→ **What needs to be done**
Transcribe all records exactly.
** Material for the task follows **
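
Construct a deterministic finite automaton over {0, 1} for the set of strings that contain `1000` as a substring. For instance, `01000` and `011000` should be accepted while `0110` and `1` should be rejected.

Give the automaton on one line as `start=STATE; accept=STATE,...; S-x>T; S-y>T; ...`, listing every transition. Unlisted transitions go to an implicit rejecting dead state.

start=S0; accept=S4; S0-0>S0; S0-1>S1; S1-0>S2; S1-1>S1; S2-0>S3; S2-1>S1; S3-0>S4; S3-1>S1; S4-0>S4; S4-1>S4

Track how much of `1000` has been matched so far: state S0 is no progress, S4 is the absorbing accept state reached once `1000` has occurred. Intermediate states record partial matches; on a mismatch, fall back to the longest reusable overlap.
With 5 states:
        0   1  
>  S0   S0  S1 
   S1   S2  S1 
   S2   S3  S1 
   S3   S4  S1 
 * S4   S4  S4 
(> = start, * = accepting)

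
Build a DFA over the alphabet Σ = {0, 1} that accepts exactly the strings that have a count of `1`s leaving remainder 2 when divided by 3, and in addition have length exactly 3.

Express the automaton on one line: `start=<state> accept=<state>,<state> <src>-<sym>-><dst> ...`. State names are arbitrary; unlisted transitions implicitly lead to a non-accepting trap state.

Build one automaton per condition and run them in lockstep. One (3 states) tracks the count of `1`s modulo 3; the other (5 states) tracks the input length, saturating at 4. Each combined state is a pair, one component from each; accept when both components accept.
12 states suffice.
          0    1  
>  s0     s1   s2 
   s1     s3   s4 
   s2     s4   s5 
   s3     s6   s7 
   s4     s7   s8 
   s5     s8   s6 
   s6     s9  s10 
   s7    s10  s11 
 * s8    s11   s9 
   s9     s9  s10 
   s10   s10  s11 
   s11   s11   s9 
(> = start, * = accepting)

start=s0 accept=s8 s0-0->s1 s0-1->s2 s1-0->s3 s1-1->s4 s2-0->s4 s2-1->s5 s3-0->s6 s3-1->s7 s4-0->s7 s4-1->s8 s5-0->s8 s5-1->s6 s6-0->s9 s6-1->s10 s7-0->s10 s7-1->s11 s8-0->s11 s8-1->s9 s9-0->s9 s9-1->s10 s10-0->s10 s10-1->s11 s11-0->s11 s11-1->s9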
** End of Material for the task **
→ **Task result**
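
Construct a deterministic finite automaton over {0, 1} for the set of strings that contain `1000` as a substring. For instance, `01000` and `011000` should be accepted while `0110` and `1` should be rejected.

Give the automaton on one line as `start=STATE; accept=STATE,...; S-x>T; S-y>T; ...`, listing every transition. Unlisted transitions go to an implicit rejecting dead state.

start=S0; accept=S4; S0-0>S0; S0-1>S1; S1-0>S2; S1-1>S1; S2-0>S3; S2-1>S1; S3-0>S4; S3-1>S1; S4-0>S4; S4-1>S4

Track how much of `1000` has been matched so far: state S0 is no progress, S4 is the absorbing accept state reached once `1000` has occurred. Intermediate states record partial matches; on a mismatch, fall back to the longest reusable overlap.
With 5 states:
        0   1  
>  S0   S0  S1 
   S1   S2  S1 
   S2   S3  S1 
   S3   S4  S1 
 * S4   S4  S4 
(> = start, * = accepting)

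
Build a DFA over the alphabet Σ = {0, 1} that accepts exactly the strings that have a count of `1`s leaving remainder 2 when divided by 3, and in addition have length exactly 3.

Express the automaton on one line: `start=<state> accept=<state>,<state> <src>-<sym>-><dst> ...`. State names are arbitrary; unlisted transitions implicitly lead to a non-accepting trap state.

Build one automaton per condition and run them in lockstep. One (3 states) tracks the count of `1`s modulo 3; the other (5 states) tracks the input length, saturating at 4. Each combined state is a pair, one component from each; accept when both components accept.
12 states suffice.
          0    1  
>  s0     s1   s2 
   s1     s3   s4 
   s2     s4   s5 
   s3     s6   s7 
   s4     s7   s8 
   s5     s8   s6 
   s6     s9  s10 
   s7    s10  s11 
 * s8    s11   s9 
   s9     s9  s10 
   s10   s10  s11 
   s11   s11   s9 
(> = start, * = accepting)

start=s0 accept=s8 s0-0->s1 s0-1->s2 s1-0->s3 s1-1->s4 s2-0->s4 s2-1->s5 s3-0->s6 s3-1->s7 s4-0->s7 s4-1->s8 s5-0->s8 s5-1->s6 s6-0->s9 s6-1->s10 s7-0->s10 s7-1->s11 s8-0->s11 s8-1->s9 s9-0->s9 s9-1->s10 s10-0->s10 s10-1->s11 s11-0->s11 s11-1->s9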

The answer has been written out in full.